▶ **Brief**
Repeat the entire listing exactly as written.

▶ **Material supplied**
== Segment start ==

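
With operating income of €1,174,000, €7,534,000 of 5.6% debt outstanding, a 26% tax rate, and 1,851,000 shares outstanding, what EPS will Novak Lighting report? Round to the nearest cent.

Pre-tax income = €1,174,000 − €421,904.00 = €752,096.00.
After tax at 26%: net income = €752,096.00 × 0.74 = €556,551.04.
EPS = €556,551.04 ÷ 1,851,000 = €0.30.

€0.30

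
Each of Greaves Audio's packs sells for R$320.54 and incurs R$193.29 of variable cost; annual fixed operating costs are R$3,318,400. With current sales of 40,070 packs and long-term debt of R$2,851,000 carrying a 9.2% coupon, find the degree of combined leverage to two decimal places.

3.36

At 40,070 units, contribution = 40,070 × R$127.25 = R$5,098,907.50.
EBIT = R$5,098,907.50 − R$3,318,400 = R$1,780,507.50. Interest = R$262,292.00.
DOL = R$5,098,907.50 ÷ R$1,780,507.50 = 2.8637; DFL = R$1,780,507.50 ÷ R$1,518,215.50 = 1.1728.
DCL = DOL × DFL = 2.8637 × 1.1728 = 3.3585.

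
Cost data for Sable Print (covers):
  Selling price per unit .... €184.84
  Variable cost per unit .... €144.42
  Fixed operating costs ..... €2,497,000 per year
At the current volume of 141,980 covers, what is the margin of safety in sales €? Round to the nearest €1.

€14,824,843

Unit CM = price − variable cost = €184.84 − €144.42 = €40.42. Break-even units = €2,497,000 ÷ €40.42 = 61,776.35; break-even revenue = 61,776.35 × €184.84 = €11,418,740.23.
Actual sales revenue = 141,980 × €184.84 = €26,243,583.20.
Margin of safety = €26,243,583.20 − €11,418,740.23 = €14,824,843.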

== Segment end ==

▶ **Solution to this exercise**
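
With operating income of €1,174,000, €7,534,000 of 5.6% debt outstanding, a 26% tax rate, and 1,851,000 shares outstanding, what EPS will Novak Lighting report? Round to the nearest cent.

Pre-tax income = €1,174,000 − €421,904.00 = €752,096.00.
After tax at 26%: net income = €752,096.00 × 0.74 = €556,551.04.
EPS = €556,551.04 ÷ 1,851,000 = €0.30.

€0.30

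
Each of Greaves Audio's packs sells for R$320.54 and incurs R$193.29 of variable cost; annual fixed operating costs are R$3,318,400. With current sales of 40,070 packs and long-term debt of R$2,851,000 carrying a 9.2% coupon, find the degree of combined leverage to two decimal places.

3.36

At 40,070 units, contribution = 40,070 × R$127.25 = R$5,098,907.50.
EBIT = R$5,098,907.50 − R$3,318,400 = R$1,780,507.50. Interest = R$262,292.00.
DOL = R$5,098,907.50 ÷ R$1,780,507.50 = 2.8637; DFL = R$1,780,507.50 ÷ R$1,518,215.50 = 1.1728.
DCL = DOL × DFL = 2.8637 × 1.1728 = 3.3585.

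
Cost data for Sable Print (covers):
  Selling price per unit .... €184.84
  Variable cost per unit .... €144.42
  Fixed operating costs ..... €2,497,000 per year
At the current volume of 141,980 covers, what is the margin of safety in sales €? Round to the nearest €1.

€14,824,843

Unit CM = price − variable cost = €184.84 − €144.42 = €40.42. Break-even units = €2,497,000 ÷ €40.42 = 61,776.35; break-even revenue = 61,776.35 × €184.84 = €11,418,740.23.
Actual sales revenue = 141,980 × €184.84 = €26,243,583.20.
Margin of safety = €26,243,583.20 − €11,418,740.23 = €14,824,843.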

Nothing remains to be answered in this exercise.